Brief -> Transcribe each entry so that it matches the original exactly.
Entries supplied: Begin
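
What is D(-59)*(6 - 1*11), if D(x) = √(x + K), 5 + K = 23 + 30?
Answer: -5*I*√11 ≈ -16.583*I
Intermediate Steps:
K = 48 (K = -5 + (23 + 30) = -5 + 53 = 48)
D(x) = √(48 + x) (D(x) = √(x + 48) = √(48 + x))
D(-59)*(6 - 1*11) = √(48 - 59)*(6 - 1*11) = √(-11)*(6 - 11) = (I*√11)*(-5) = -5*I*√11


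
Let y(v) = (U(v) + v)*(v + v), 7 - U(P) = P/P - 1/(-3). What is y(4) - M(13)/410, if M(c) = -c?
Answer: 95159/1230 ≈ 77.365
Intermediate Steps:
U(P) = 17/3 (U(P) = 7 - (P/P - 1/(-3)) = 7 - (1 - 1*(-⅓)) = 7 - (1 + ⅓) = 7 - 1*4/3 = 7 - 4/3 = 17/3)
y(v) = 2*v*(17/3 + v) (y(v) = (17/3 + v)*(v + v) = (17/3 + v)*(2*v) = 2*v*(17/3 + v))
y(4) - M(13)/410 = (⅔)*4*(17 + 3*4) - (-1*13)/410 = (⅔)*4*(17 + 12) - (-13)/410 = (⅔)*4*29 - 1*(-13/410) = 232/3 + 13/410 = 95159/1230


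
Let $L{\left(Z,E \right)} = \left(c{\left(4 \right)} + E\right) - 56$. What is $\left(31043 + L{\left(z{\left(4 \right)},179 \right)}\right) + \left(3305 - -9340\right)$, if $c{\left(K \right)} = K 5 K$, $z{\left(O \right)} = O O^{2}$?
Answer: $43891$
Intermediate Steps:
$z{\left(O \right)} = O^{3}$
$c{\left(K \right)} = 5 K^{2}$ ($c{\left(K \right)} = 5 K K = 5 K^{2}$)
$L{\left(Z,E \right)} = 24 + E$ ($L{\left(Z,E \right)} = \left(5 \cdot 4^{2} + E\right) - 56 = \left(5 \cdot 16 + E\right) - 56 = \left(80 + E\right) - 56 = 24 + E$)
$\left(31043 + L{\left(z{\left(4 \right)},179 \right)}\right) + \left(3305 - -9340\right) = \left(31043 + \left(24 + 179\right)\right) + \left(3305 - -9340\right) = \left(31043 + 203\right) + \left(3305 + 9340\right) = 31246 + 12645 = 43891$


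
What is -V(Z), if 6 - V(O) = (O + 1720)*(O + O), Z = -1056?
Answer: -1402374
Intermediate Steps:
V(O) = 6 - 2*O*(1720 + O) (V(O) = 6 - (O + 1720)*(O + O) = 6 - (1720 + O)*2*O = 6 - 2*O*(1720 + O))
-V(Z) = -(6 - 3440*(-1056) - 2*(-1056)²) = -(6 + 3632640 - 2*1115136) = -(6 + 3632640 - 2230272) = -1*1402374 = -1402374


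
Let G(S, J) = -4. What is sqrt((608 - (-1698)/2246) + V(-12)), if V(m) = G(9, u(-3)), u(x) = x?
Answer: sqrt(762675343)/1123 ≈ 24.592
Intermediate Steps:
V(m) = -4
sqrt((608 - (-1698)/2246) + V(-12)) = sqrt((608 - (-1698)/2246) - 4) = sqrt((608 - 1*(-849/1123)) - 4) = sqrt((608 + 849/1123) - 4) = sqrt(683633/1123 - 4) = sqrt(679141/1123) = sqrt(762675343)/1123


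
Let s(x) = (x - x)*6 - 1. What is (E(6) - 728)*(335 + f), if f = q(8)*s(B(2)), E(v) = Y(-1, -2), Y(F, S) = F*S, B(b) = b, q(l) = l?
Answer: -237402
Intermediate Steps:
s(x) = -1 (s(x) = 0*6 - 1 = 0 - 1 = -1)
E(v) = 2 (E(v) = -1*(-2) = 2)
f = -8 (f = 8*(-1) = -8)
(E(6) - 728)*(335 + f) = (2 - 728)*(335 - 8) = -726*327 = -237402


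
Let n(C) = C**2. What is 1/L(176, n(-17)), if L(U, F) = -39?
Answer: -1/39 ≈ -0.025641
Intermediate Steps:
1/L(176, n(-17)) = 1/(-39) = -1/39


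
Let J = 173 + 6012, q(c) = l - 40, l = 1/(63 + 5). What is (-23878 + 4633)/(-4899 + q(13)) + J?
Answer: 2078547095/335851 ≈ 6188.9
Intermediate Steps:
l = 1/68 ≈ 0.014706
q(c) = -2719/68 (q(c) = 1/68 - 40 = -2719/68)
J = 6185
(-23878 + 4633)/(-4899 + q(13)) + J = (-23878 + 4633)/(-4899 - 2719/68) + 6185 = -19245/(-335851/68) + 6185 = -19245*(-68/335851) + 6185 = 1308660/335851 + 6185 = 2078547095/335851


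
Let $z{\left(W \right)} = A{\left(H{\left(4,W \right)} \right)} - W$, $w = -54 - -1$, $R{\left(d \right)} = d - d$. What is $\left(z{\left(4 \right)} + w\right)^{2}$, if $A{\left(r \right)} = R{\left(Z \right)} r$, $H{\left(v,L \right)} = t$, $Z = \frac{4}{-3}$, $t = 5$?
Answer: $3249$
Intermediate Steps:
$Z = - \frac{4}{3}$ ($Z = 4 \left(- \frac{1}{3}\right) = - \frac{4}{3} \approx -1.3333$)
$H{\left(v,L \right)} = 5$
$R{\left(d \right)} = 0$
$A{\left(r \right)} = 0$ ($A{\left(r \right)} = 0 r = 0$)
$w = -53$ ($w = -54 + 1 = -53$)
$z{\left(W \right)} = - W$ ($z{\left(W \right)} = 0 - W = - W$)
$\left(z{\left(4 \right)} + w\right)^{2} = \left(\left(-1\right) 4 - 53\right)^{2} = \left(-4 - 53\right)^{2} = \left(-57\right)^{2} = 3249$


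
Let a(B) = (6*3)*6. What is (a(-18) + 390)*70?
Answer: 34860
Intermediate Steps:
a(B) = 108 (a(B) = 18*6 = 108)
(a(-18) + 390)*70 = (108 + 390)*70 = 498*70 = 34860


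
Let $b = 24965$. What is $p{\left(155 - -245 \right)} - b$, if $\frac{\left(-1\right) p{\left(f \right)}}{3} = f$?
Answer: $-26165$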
Entries supplied: End
Exercise response ->
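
What is D(-59)*(6 - 1*11), if D(x) = √(x + K), 5 + K = 23 + 30?
Answer: -5*I*√11 ≈ -16.583*I
Intermediate Steps:
K = 48 (K = -5 + (23 + 30) = -5 + 53 = 48)
D(x) = √(48 + x) (D(x) = √(x + 48) = √(48 + x))
D(-59)*(6 - 1*11) = √(48 - 59)*(6 - 1*11) = √(-11)*(6 - 11) = (I*√11)*(-5) = -5*I*√11


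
Let y(v) = (U(v) + v)*(v + v), 7 - U(P) = P/P - 1/(-3). What is y(4) - M(13)/410, if M(c) = -c?
Answer: 95159/1230 ≈ 77.365
Intermediate Steps:
U(P) = 17/3 (U(P) = 7 - (P/P - 1/(-3)) = 7 - (1 - 1*(-⅓)) = 7 - (1 + ⅓) = 7 - 1*4/3 = 7 - 4/3 = 17/3)
y(v) = 2*v*(17/3 + v) (y(v) = (17/3 + v)*(v + v) = (17/3 + v)*(2*v) = 2*v*(17/3 + v))
y(4) - M(13)/410 = (⅔)*4*(17 + 3*4) - (-1*13)/410 = (⅔)*4*(17 + 12) - (-13)/410 = (⅔)*4*29 - 1*(-13/410) = 232/3 + 13/410 = 95159/1230


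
Let $L{\left(Z,E \right)} = \left(c{\left(4 \right)} + E\right) - 56$. What is $\left(31043 + L{\left(z{\left(4 \right)},179 \right)}\right) + \left(3305 - -9340\right)$, if $c{\left(K \right)} = K 5 K$, $z{\left(O \right)} = O O^{2}$?
Answer: $43891$
Intermediate Steps:
$z{\left(O \right)} = O^{3}$
$c{\left(K \right)} = 5 K^{2}$ ($c{\left(K \right)} = 5 K K = 5 K^{2}$)
$L{\left(Z,E \right)} = 24 + E$ ($L{\left(Z,E \right)} = \left(5 \cdot 4^{2} + E\right) - 56 = \left(5 \cdot 16 + E\right) - 56 = \left(80 + E\right) - 56 = 24 + E$)
$\left(31043 + L{\left(z{\left(4 \right)},179 \right)}\right) + \left(3305 - -9340\right) = \left(31043 + \left(24 + 179\right)\right) + \left(3305 - -9340\right) = \left(31043 + 203\right) + \left(3305 + 9340\right) = 31246 + 12645 = 43891$


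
What is -V(Z), if 6 - V(O) = (O + 1720)*(O + O), Z = -1056?
Answer: -1402374
Intermediate Steps:
V(O) = 6 - 2*O*(1720 + O) (V(O) = 6 - (O + 1720)*(O + O) = 6 - (1720 + O)*2*O = 6 - 2*O*(1720 + O))
-V(Z) = -(6 - 3440*(-1056) - 2*(-1056)²) = -(6 + 3632640 - 2*1115136) = -(6 + 3632640 - 2230272) = -1*1402374 = -1402374


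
Let G(S, J) = -4. What is sqrt((608 - (-1698)/2246) + V(-12)), if V(m) = G(9, u(-3)), u(x) = x?
Answer: sqrt(762675343)/1123 ≈ 24.592
Intermediate Steps:
V(m) = -4
sqrt((608 - (-1698)/2246) + V(-12)) = sqrt((608 - (-1698)/2246) - 4) = sqrt((608 - 1*(-849/1123)) - 4) = sqrt((608 + 849/1123) - 4) = sqrt(683633/1123 - 4) = sqrt(679141/1123) = sqrt(762675343)/1123


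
Let s(x) = (x - x)*6 - 1. What is (E(6) - 728)*(335 + f), if f = q(8)*s(B(2)), E(v) = Y(-1, -2), Y(F, S) = F*S, B(b) = b, q(l) = l?
Answer: -237402
Intermediate Steps:
s(x) = -1 (s(x) = 0*6 - 1 = 0 - 1 = -1)
E(v) = 2 (E(v) = -1*(-2) = 2)
f = -8 (f = 8*(-1) = -8)
(E(6) - 728)*(335 + f) = (2 - 728)*(335 - 8) = -726*327 = -237402


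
Let n(C) = C**2. What is 1/L(176, n(-17)), if L(U, F) = -39?
Answer: -1/39 ≈ -0.025641
Intermediate Steps:
1/L(176, n(-17)) = 1/(-39) = -1/39


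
Let J = 173 + 6012, q(c) = l - 40, l = 1/(63 + 5). What is (-23878 + 4633)/(-4899 + q(13)) + J?
Answer: 2078547095/335851 ≈ 6188.9
Intermediate Steps:
l = 1/68 ≈ 0.014706
q(c) = -2719/68 (q(c) = 1/68 - 40 = -2719/68)
J = 6185
(-23878 + 4633)/(-4899 + q(13)) + J = (-23878 + 4633)/(-4899 - 2719/68) + 6185 = -19245/(-335851/68) + 6185 = -19245*(-68/335851) + 6185 = 1308660/335851 + 6185 = 2078547095/335851


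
Let $z{\left(W \right)} = A{\left(H{\left(4,W \right)} \right)} - W$, $w = -54 - -1$, $R{\left(d \right)} = d - d$. What is $\left(z{\left(4 \right)} + w\right)^{2}$, if $A{\left(r \right)} = R{\left(Z \right)} r$, $H{\left(v,L \right)} = t$, $Z = \frac{4}{-3}$, $t = 5$?
Answer: $3249$
Intermediate Steps:
$Z = - \frac{4}{3}$ ($Z = 4 \left(- \frac{1}{3}\right) = - \frac{4}{3} \approx -1.3333$)
$H{\left(v,L \right)} = 5$
$R{\left(d \right)} = 0$
$A{\left(r \right)} = 0$ ($A{\left(r \right)} = 0 r = 0$)
$w = -53$ ($w = -54 + 1 = -53$)
$z{\left(W \right)} = - W$ ($z{\left(W \right)} = 0 - W = - W$)
$\left(z{\left(4 \right)} + w\right)^{2} = \left(\left(-1\right) 4 - 53\right)^{2} = \left(-4 - 53\right)^{2} = \left(-57\right)^{2} = 3249$


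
Let a(B) = (6*3)*6. What is (a(-18) + 390)*70?
Answer: 34860
Intermediate Steps:
a(B) = 108 (a(B) = 18*6 = 108)
(a(-18) + 390)*70 = (108 + 390)*70 = 498*70 = 34860


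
Let $b = 24965$. What is $p{\left(155 - -245 \right)} - b$, if $\frac{\left(-1\right) p{\left(f \right)}}{3} = f$?
Answer: $-26165$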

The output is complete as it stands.